Stored data entries
:::::

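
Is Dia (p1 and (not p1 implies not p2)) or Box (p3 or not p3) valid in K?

Valid

Tableau for the negation not (Dia (p1 and (not p1 implies not p2)) or Box (p3 or not p3)):
1. not (Dia (p1 and (not p1 implies not p2)) or Box (p3 or not p3)), 0
2. not Dia (p1 and (not p1 implies not p2)), 0
3. not Box (p3 or not p3), 0
4. not (p3 or not p3), 1
5. not p3, 1
6. p3, 1
Accessibility: 0R1
Branch closes: p3 and not p3 both at 1.
Every branch of the negation's tableau closes; the branch above is one of them.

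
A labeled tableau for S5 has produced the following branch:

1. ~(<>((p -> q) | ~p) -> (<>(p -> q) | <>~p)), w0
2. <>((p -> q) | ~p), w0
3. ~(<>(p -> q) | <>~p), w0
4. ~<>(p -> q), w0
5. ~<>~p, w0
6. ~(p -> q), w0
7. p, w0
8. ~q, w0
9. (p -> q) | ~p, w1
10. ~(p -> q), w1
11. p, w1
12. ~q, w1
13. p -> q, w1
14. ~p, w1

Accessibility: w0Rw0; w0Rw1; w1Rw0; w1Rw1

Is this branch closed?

Both p and ~p appear at w1.

Yes, closed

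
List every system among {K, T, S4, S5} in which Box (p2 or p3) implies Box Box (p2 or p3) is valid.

T-tableau for the negation not (Box (p2 or p3) implies Box Box (p2 or p3)):
1. not (Box (p2 or p3) implies Box Box (p2 or p3)), 0
2. Box (p2 or p3), 0
3. not Box Box (p2 or p3), 0
4. p2 or p3, 0
5. p3, 0
6. not Box (p2 or p3), 1
7. p2 or p3, 1
8. p3, 1
9. not (p2 or p3), 2
10. not p2, 2
11. not p3, 2
Accessibility: 0R0, 0R1, 1R1, 1R2, 2R2
Complete open branch: countermodel on a T-frame, so not valid in T, nor in K (the same frame is also a K-frame).
S4-tableau for the negation not (Box (p2 or p3) implies Box Box (p2 or p3)):
1. not (Box (p2 or p3) implies Box Box (p2 or p3)), 0
2. Box (p2 or p3), 0
3. not Box Box (p2 or p3), 0
4. p2 or p3, 0
5. p3, 0
6. not Box (p2 or p3), 1
7. p2 or p3, 1
8. p3, 1
9. not (p2 or p3), 2
10. not p2, 2
11. not p3, 2
12. p2 or p3, 2
13. p3, 2
Accessibility: 0R0, 0R1, 0R2, 1R1, 1R2, 2R2
Branch closes: p3 and not p3 both at 2.
Every branch closes (one shown): valid in S4, hence also in S5 (every theorem of S4 is a theorem of S5).

S4, S5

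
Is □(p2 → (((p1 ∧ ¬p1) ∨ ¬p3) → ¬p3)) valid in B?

Tableau for the negation ¬□(p2 → (((p1 ∧ ¬p1) ∨ ¬p3) → ¬p3)):
1. ¬□(p2 → (((p1 ∧ ¬p1) ∨ ¬p3) → ¬p3)), 0
2. ¬(p2 → (((p1 ∧ ¬p1) ∨ ¬p3) → ¬p3)), 1
3. p2, 1
4. ¬(((p1 ∧ ¬p1) ∨ ¬p3) → ¬p3), 1
5. (p1 ∧ ¬p1) ∨ ¬p3, 1
6. p3, 1
7. p1 ∧ ¬p1, 1
8. p1, 1
9. ¬p1, 1
Accessibility: 0R0, 0R1, 1R0, 1R1
Branch closes: p1 and ¬p1 both at 1.
Every branch of the negation's tableau closes; the branch above is one of them.

Valid in B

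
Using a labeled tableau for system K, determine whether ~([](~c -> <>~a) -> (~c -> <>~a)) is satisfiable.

Satisfiable (open branch found)

1. ~([](~c -> <>~a) -> (~c -> <>~a)), u
2. [](~c -> <>~a), u
3. ~(~c -> <>~a), u
4. ~c, u
5. ~<>~a, u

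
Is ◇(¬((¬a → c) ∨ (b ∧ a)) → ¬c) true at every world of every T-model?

Yes, valid

Tableau for the negation ¬◇(¬((¬a → c) ∨ (b ∧ a)) → ¬c):
1. ¬◇(¬((¬a → c) ∨ (b ∧ a)) → ¬c), 0
2. ¬(¬((¬a → c) ∨ (b ∧ a)) → ¬c), 0
3. ¬((¬a → c) ∨ (b ∧ a)), 0
4. c, 0
5. ¬(¬a → c), 0
6. ¬(b ∧ a), 0
7. ¬a, 0
8. ¬c, 0
Accessibility: 0R0
Branch closes: c and ¬c both at 0.
All branches of the negation close; one closing branch shown above.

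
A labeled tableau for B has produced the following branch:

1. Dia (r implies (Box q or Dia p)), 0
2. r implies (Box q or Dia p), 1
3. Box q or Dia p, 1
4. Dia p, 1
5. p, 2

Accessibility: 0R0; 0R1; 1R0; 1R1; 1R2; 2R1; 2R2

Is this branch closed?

Not closed

No atom appears with both signs at the same world.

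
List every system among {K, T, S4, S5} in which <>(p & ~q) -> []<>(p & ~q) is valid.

S4-tableau for the negation ~(<>(p & ~q) -> []<>(p & ~q)):
1. ~(<>(p & ~q) -> []<>(p & ~q)), u
2. <>(p & ~q), u
3. ~[]<>(p & ~q), u
4. p & ~q, v
5. p, v
6. ~q, v
7. ~<>(p & ~q), w
8. ~(p & ~q), w
9. q, w
Accessibility: uRu, uRv, uRw, vRv, wRw
Complete open branch: countermodel on an S4-frame, so not valid in S4, nor in K, T (the same frame is also a K-frame and a T-frame).
S5-tableau for the negation ~(<>(p & ~q) -> []<>(p & ~q)):
1. ~(<>(p & ~q) -> []<>(p & ~q)), u
2. <>(p & ~q), u
3. ~[]<>(p & ~q), u
4. p & ~q, v
5. p, v
6. ~q, v
7. ~<>(p & ~q), w
8. ~(p & ~q), u
9. ~(p & ~q), v
10. ~(p & ~q), w
11. q, u
12. q, v
Accessibility: uRu, uRv, uRw, vRu, vRv, vRw, wRu, wRv, wRw
Branch closes: q and ~q both at v.
Every branch closes (one shown): valid in S5.

S5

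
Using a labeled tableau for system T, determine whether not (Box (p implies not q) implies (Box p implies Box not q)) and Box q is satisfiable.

Unsatisfiable

1. not (Box (p implies not q) implies (Box p implies Box not q)) and Box q, w0
2. not (Box (p implies not q) implies (Box p implies Box not q)), w0   [and-rule on 1]
3. Box q, w0   [and-rule on 1]
4. Box (p implies not q), w0   [neg-implies-rule on 2]
5. not (Box p implies Box not q), w0   [neg-implies-rule on 2]
6. Box p, w0   [neg-implies-rule on 5]
7. not Box not q, w0   [neg-implies-rule on 5]
8. q, w0   [Box-rule on 3 via w0Rw0]
9. p implies not q, w0   [Box-rule on 4 via w0Rw0]
10. p, w0   [Box-rule on 6 via w0Rw0]
11. not q, w0   [implies-rule on 9 (branches; this branch)]
Accessibility: w0Rw0
Branch closes: q and not q both at w0.
Every branch closes; the branch above is one of them.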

:::::

**Work item**
Select and copy every line from the records that includes the word "produced".

**Answer to the problem**
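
A labeled tableau for S5 has produced the following branch:
A labeled tableau for B has produced the following branch: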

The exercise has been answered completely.